Data provided:
----------------------------------------

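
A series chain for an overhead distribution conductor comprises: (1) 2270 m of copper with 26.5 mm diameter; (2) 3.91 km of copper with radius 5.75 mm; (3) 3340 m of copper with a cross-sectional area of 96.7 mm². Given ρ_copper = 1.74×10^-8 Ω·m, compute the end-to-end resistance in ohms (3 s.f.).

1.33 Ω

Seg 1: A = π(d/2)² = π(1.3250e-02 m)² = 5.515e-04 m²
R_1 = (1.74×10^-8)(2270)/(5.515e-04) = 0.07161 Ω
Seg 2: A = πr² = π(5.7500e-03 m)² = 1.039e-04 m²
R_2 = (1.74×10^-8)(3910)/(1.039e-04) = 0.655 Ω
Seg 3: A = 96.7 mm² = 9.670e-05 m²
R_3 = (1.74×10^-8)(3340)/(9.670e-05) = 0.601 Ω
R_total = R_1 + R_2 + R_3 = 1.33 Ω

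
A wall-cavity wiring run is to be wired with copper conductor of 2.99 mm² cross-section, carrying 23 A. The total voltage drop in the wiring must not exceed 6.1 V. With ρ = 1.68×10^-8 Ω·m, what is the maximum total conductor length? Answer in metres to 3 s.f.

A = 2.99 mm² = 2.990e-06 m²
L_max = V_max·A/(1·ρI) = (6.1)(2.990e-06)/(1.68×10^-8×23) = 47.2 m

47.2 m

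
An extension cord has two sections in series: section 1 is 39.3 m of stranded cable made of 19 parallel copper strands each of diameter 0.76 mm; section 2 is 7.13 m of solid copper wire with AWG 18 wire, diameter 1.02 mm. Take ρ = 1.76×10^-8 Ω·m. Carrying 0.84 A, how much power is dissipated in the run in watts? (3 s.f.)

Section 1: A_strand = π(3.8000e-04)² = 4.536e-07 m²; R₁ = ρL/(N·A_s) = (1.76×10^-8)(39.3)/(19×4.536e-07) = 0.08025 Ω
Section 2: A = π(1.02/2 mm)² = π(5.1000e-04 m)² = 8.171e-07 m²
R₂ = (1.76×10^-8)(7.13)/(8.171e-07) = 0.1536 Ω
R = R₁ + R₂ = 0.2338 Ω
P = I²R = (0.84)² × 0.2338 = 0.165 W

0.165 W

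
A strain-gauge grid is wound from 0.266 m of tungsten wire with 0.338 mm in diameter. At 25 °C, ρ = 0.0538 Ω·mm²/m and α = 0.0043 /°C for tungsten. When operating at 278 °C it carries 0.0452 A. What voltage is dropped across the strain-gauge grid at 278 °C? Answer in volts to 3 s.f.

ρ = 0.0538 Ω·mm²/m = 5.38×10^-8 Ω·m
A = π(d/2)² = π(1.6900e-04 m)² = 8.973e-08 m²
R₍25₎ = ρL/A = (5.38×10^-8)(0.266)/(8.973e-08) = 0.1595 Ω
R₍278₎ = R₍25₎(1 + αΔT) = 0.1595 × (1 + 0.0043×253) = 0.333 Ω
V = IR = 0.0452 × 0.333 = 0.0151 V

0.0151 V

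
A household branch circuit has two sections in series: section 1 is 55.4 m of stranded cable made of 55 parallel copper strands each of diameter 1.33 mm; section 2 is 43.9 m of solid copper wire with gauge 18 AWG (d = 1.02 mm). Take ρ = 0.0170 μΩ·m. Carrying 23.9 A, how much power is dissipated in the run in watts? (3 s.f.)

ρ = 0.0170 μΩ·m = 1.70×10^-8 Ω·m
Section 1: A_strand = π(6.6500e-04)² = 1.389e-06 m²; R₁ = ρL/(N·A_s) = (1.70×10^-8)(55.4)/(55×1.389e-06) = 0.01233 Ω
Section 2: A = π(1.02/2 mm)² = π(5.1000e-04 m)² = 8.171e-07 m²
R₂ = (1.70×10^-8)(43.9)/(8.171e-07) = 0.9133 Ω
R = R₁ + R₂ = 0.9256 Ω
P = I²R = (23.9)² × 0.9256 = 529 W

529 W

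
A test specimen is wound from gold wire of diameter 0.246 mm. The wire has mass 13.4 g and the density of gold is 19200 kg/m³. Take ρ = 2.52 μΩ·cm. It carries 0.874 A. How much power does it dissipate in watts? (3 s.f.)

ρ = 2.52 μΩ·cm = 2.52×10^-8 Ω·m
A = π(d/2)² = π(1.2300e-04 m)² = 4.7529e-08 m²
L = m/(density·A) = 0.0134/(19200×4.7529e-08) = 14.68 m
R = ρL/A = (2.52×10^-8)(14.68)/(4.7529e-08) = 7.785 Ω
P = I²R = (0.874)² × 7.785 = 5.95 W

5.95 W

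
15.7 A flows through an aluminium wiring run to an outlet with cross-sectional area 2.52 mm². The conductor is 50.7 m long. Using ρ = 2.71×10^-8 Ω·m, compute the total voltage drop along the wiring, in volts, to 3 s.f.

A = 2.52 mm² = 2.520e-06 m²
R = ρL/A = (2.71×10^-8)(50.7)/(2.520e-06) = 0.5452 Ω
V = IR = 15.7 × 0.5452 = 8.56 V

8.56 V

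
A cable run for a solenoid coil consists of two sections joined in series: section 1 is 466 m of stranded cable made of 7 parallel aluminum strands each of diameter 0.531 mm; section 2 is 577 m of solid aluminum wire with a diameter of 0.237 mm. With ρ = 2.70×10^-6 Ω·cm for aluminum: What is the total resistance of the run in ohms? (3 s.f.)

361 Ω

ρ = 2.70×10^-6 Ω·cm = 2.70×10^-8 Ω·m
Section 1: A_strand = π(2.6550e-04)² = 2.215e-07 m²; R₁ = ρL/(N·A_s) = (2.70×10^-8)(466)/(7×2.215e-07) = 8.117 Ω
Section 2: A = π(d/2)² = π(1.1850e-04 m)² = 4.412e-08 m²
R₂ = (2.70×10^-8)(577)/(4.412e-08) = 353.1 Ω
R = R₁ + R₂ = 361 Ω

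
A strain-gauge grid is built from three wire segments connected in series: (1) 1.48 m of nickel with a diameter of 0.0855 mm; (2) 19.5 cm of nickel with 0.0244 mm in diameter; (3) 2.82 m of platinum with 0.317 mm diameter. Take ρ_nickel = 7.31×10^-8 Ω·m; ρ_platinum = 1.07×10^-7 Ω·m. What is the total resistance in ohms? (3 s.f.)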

----------------------------------------

What the exercise asks: Copy the entries exactly as they appear.

Finished task:
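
A series chain for an overhead distribution conductor comprises: (1) 2270 m of copper with 26.5 mm diameter; (2) 3.91 km of copper with radius 5.75 mm; (3) 3340 m of copper with a cross-sectional area of 96.7 mm². Given ρ_copper = 1.74×10^-8 Ω·m, compute the end-to-end resistance in ohms (3 s.f.).

1.33 Ω

Seg 1: A = π(d/2)² = π(1.3250e-02 m)² = 5.515e-04 m²
R_1 = (1.74×10^-8)(2270)/(5.515e-04) = 0.07161 Ω
Seg 2: A = πr² = π(5.7500e-03 m)² = 1.039e-04 m²
R_2 = (1.74×10^-8)(3910)/(1.039e-04) = 0.655 Ω
Seg 3: A = 96.7 mm² = 9.670e-05 m²
R_3 = (1.74×10^-8)(3340)/(9.670e-05) = 0.601 Ω
R_total = R_1 + R_2 + R_3 = 1.33 Ω

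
A wall-cavity wiring run is to be wired with copper conductor of 2.99 mm² cross-section, carrying 23 A. The total voltage drop in the wiring must not exceed 6.1 V. With ρ = 1.68×10^-8 Ω·m, what is the maximum total conductor length? Answer in metres to 3 s.f.

A = 2.99 mm² = 2.990e-06 m²
L_max = V_max·A/(1·ρI) = (6.1)(2.990e-06)/(1.68×10^-8×23) = 47.2 m

47.2 m

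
An extension cord has two sections in series: section 1 is 39.3 m of stranded cable made of 19 parallel copper strands each of diameter 0.76 mm; section 2 is 7.13 m of solid copper wire with AWG 18 wire, diameter 1.02 mm. Take ρ = 1.76×10^-8 Ω·m. Carrying 0.84 A, how much power is dissipated in the run in watts? (3 s.f.)

Section 1: A_strand = π(3.8000e-04)² = 4.536e-07 m²; R₁ = ρL/(N·A_s) = (1.76×10^-8)(39.3)/(19×4.536e-07) = 0.08025 Ω
Section 2: A = π(1.02/2 mm)² = π(5.1000e-04 m)² = 8.171e-07 m²
R₂ = (1.76×10^-8)(7.13)/(8.171e-07) = 0.1536 Ω
R = R₁ + R₂ = 0.2338 Ω
P = I²R = (0.84)² × 0.2338 = 0.165 W

0.165 W

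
A strain-gauge grid is wound from 0.266 m of tungsten wire with 0.338 mm in diameter. At 25 °C, ρ = 0.0538 Ω·mm²/m and α = 0.0043 /°C for tungsten. When operating at 278 °C it carries 0.0452 A. What voltage is dropped across the strain-gauge grid at 278 °C? Answer in volts to 3 s.f.

ρ = 0.0538 Ω·mm²/m = 5.38×10^-8 Ω·m
A = π(d/2)² = π(1.6900e-04 m)² = 8.973e-08 m²
R₍25₎ = ρL/A = (5.38×10^-8)(0.266)/(8.973e-08) = 0.1595 Ω
R₍278₎ = R₍25₎(1 + αΔT) = 0.1595 × (1 + 0.0043×253) = 0.333 Ω
V = IR = 0.0452 × 0.333 = 0.0151 V

0.0151 V

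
A household branch circuit has two sections in series: section 1 is 55.4 m of stranded cable made of 55 parallel copper strands each of diameter 1.33 mm; section 2 is 43.9 m of solid copper wire with gauge 18 AWG (d = 1.02 mm). Take ρ = 0.0170 μΩ·m. Carrying 23.9 A, how much power is dissipated in the run in watts? (3 s.f.)

ρ = 0.0170 μΩ·m = 1.70×10^-8 Ω·m
Section 1: A_strand = π(6.6500e-04)² = 1.389e-06 m²; R₁ = ρL/(N·A_s) = (1.70×10^-8)(55.4)/(55×1.389e-06) = 0.01233 Ω
Section 2: A = π(1.02/2 mm)² = π(5.1000e-04 m)² = 8.171e-07 m²
R₂ = (1.70×10^-8)(43.9)/(8.171e-07) = 0.9133 Ω
R = R₁ + R₂ = 0.9256 Ω
P = I²R = (23.9)² × 0.9256 = 529 W

529 W

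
A test specimen is wound from gold wire of diameter 0.246 mm. The wire has mass 13.4 g and the density of gold is 19200 kg/m³. Take ρ = 2.52 μΩ·cm. It carries 0.874 A. How much power does it dissipate in watts? (3 s.f.)

ρ = 2.52 μΩ·cm = 2.52×10^-8 Ω·m
A = π(d/2)² = π(1.2300e-04 m)² = 4.7529e-08 m²
L = m/(density·A) = 0.0134/(19200×4.7529e-08) = 14.68 m
R = ρL/A = (2.52×10^-8)(14.68)/(4.7529e-08) = 7.785 Ω
P = I²R = (0.874)² × 7.785 = 5.95 W

5.95 W

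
15.7 A flows through an aluminium wiring run to an outlet with cross-sectional area 2.52 mm². The conductor is 50.7 m long. Using ρ = 2.71×10^-8 Ω·m, compute the total voltage drop along the wiring, in volts, to 3 s.f.

A = 2.52 mm² = 2.520e-06 m²
R = ρL/A = (2.71×10^-8)(50.7)/(2.520e-06) = 0.5452 Ω
V = IR = 15.7 × 0.5452 = 8.56 V

8.56 V

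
A cable run for a solenoid coil consists of two sections joined in series: section 1 is 466 m of stranded cable made of 7 parallel aluminum strands each of diameter 0.531 mm; section 2 is 577 m of solid aluminum wire with a diameter of 0.237 mm. With ρ = 2.70×10^-6 Ω·cm for aluminum: What is the total resistance of the run in ohms? (3 s.f.)

361 Ω

ρ = 2.70×10^-6 Ω·cm = 2.70×10^-8 Ω·m
Section 1: A_strand = π(2.6550e-04)² = 2.215e-07 m²; R₁ = ρL/(N·A_s) = (2.70×10^-8)(466)/(7×2.215e-07) = 8.117 Ω
Section 2: A = π(d/2)² = π(1.1850e-04 m)² = 4.412e-08 m²
R₂ = (2.70×10^-8)(577)/(4.412e-08) = 353.1 Ω
R = R₁ + R₂ = 361 Ω

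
A strain-gauge grid is built from three wire segments connected in series: (1) 1.48 m of nickel with a diameter of 0.0855 mm; (2) 19.5 cm of nickel with 0.0244 mm in diameter; (3) 2.82 m of platinum with 0.317 mm diameter. Take ρ_nickel = 7.31×10^-8 Ω·m; ρ_platinum = 1.07×10^-7 Ω·m. What is the total resistance in ohms? (3 s.f.)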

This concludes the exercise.